**REQUIREMENT**. An exact repetition of the records is required. Leave nothing out.

──────────

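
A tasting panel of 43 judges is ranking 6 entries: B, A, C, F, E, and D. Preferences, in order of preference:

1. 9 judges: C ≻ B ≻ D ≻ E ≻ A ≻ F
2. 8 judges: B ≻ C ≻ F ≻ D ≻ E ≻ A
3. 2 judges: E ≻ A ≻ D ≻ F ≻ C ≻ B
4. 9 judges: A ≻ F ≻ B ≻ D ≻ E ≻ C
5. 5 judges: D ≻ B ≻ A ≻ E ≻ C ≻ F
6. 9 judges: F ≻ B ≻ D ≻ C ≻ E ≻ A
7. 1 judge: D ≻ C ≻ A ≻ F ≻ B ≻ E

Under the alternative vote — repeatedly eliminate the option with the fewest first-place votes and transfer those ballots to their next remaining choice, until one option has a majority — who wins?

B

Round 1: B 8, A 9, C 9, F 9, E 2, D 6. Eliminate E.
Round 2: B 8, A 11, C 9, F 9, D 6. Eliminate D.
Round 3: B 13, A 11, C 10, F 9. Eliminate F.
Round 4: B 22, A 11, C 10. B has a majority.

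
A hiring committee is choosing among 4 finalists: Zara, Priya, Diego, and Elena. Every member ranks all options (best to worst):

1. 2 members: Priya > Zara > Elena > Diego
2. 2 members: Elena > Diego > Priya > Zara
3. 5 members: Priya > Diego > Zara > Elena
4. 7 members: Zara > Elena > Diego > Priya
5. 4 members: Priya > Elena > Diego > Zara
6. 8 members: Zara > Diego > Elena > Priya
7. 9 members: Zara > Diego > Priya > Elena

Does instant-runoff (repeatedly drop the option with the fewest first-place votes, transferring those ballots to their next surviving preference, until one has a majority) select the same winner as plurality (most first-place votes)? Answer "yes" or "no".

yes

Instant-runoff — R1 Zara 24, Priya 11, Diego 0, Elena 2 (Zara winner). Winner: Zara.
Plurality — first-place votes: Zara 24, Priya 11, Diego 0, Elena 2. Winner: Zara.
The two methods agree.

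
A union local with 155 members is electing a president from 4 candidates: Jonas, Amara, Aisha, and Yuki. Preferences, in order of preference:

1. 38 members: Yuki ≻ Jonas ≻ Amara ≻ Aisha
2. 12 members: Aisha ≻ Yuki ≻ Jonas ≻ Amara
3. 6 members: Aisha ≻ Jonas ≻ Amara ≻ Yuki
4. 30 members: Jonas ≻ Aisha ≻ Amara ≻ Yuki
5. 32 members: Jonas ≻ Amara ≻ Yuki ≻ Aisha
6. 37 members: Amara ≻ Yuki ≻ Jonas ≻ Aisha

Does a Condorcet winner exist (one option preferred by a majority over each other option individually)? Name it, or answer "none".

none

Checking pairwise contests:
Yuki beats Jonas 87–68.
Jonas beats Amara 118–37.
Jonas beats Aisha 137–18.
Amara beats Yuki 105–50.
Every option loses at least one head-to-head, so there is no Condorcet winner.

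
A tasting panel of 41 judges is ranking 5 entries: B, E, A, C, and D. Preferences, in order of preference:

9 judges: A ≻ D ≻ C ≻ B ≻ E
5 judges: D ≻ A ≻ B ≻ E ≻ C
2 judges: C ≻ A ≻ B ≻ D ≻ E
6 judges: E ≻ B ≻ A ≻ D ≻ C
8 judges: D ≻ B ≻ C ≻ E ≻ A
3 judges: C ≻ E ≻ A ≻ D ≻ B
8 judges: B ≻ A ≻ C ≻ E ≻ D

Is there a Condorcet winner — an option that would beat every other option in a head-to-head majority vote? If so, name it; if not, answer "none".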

──────────

**ANSWER FOR THIS EXERCISE**.
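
A tasting panel of 43 judges is ranking 6 entries: B, A, C, F, E, and D. Preferences, in order of preference:

1. 9 judges: C ≻ B ≻ D ≻ E ≻ A ≻ F
2. 8 judges: B ≻ C ≻ F ≻ D ≻ E ≻ A
3. 2 judges: E ≻ A ≻ D ≻ F ≻ C ≻ B
4. 9 judges: A ≻ F ≻ B ≻ D ≻ E ≻ C
5. 5 judges: D ≻ B ≻ A ≻ E ≻ C ≻ F
6. 9 judges: F ≻ B ≻ D ≻ C ≻ E ≻ A
7. 1 judge: D ≻ C ≻ A ≻ F ≻ B ≻ E

Under the alternative vote — repeatedly eliminate the option with the fewest first-place votes and transfer those ballots to their next remaining choice, until one option has a majority — who wins?

B

Round 1: B 8, A 9, C 9, F 9, E 2, D 6. Eliminate E.
Round 2: B 8, A 11, C 9, F 9, D 6. Eliminate D.
Round 3: B 13, A 11, C 10, F 9. Eliminate F.
Round 4: B 22, A 11, C 10. B has a majority.

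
A hiring committee is choosing among 4 finalists: Zara, Priya, Diego, and Elena. Every member ranks all options (best to worst):

1. 2 members: Priya > Zara > Elena > Diego
2. 2 members: Elena > Diego > Priya > Zara
3. 5 members: Priya > Diego > Zara > Elena
4. 7 members: Zara > Elena > Diego > Priya
5. 4 members: Priya > Elena > Diego > Zara
6. 8 members: Zara > Diego > Elena > Priya
7. 9 members: Zara > Diego > Priya > Elena

Does instant-runoff (repeatedly drop the option with the fewest first-place votes, transferring those ballots to their next surviving preference, until one has a majority) select the same winner as plurality (most first-place votes)? Answer "yes" or "no".

yes

Instant-runoff — R1 Zara 24, Priya 11, Diego 0, Elena 2 (Zara winner). Winner: Zara.
Plurality — first-place votes: Zara 24, Priya 11, Diego 0, Elena 2. Winner: Zara.
The two methods agree.

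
A union local with 155 members is electing a president from 4 candidates: Jonas, Amara, Aisha, and Yuki. Preferences, in order of preference:

1. 38 members: Yuki ≻ Jonas ≻ Amara ≻ Aisha
2. 12 members: Aisha ≻ Yuki ≻ Jonas ≻ Amara
3. 6 members: Aisha ≻ Jonas ≻ Amara ≻ Yuki
4. 30 members: Jonas ≻ Aisha ≻ Amara ≻ Yuki
5. 32 members: Jonas ≻ Amara ≻ Yuki ≻ Aisha
6. 37 members: Amara ≻ Yuki ≻ Jonas ≻ Aisha

Does a Condorcet winner exist (one option preferred by a majority over each other option individually)? Name it, or answer "none".

none

Checking pairwise contests:
Yuki beats Jonas 87–68.
Jonas beats Amara 118–37.
Jonas beats Aisha 137–18.
Amara beats Yuki 105–50.
Every option loses at least one head-to-head, so there is no Condorcet winner.

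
A tasting panel of 41 judges is ranking 5 entries: B, E, A, C, and D. Preferences, in order of preference:

9 judges: A ≻ D ≻ C ≻ B ≻ E
5 judges: D ≻ A ≻ B ≻ E ≻ C
2 judges: C ≻ A ≻ B ≻ D ≻ E
6 judges: E ≻ B ≻ A ≻ D ≻ C
8 judges: D ≻ B ≻ C ≻ E ≻ A
3 judges: C ≻ E ≻ A ≻ D ≻ B
8 judges: B ≻ A ≻ C ≻ E ≻ D

Is there a Condorcet winner — an option that would beat every other option in a head-to-head majority vote? If so, name it; if not, answer "none".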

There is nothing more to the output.